Your task »
Copy out the entries that follow. Leave none out.

::::::::::

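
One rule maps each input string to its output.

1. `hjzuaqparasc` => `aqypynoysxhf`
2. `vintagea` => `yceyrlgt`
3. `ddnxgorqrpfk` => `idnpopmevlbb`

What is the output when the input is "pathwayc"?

awyufryn

What's happening: reverse the string, then shift every letter 2 places backward in the alphabet (wrapping around).
On "pathwayc": the first step gives "cyawhtap", and the second then gives "awyufryn".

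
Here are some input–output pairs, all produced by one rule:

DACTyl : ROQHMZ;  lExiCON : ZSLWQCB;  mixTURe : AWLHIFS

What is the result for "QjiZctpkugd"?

EXWNQHDYIUR

Rule — shift every letter 12 places backward in the alphabet (wrapping around), then convert every letter to uppercase.
Applying both steps to "QjiZctpkugd": "ExwNqhdyiur", then "EXWNQHDYIUR".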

::::::::::

Solution to the problem »
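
One rule maps each input string to its output.

1. `hjzuaqparasc` => `aqypynoysxhf`
2. `vintagea` => `yceyrlgt`
3. `ddnxgorqrpfk` => `idnpopmevlbb`

What is the output when the input is "pathwayc"?

awyufryn

What's happening: reverse the string, then shift every letter 2 places backward in the alphabet (wrapping around).
On "pathwayc": the first step gives "cyawhtap", and the second then gives "awyufryn".

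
Here are some input–output pairs, all produced by one rule:

DACTyl : ROQHMZ;  lExiCON : ZSLWQCB;  mixTURe : AWLHIFS

What is the result for "QjiZctpkugd"?

EXWNQHDYIUR

Rule — shift every letter 12 places backward in the alphabet (wrapping around), then convert every letter to uppercase.
Applying both steps to "QjiZctpkugd": "ExwNqhdyiur", then "EXWNQHDYIUR".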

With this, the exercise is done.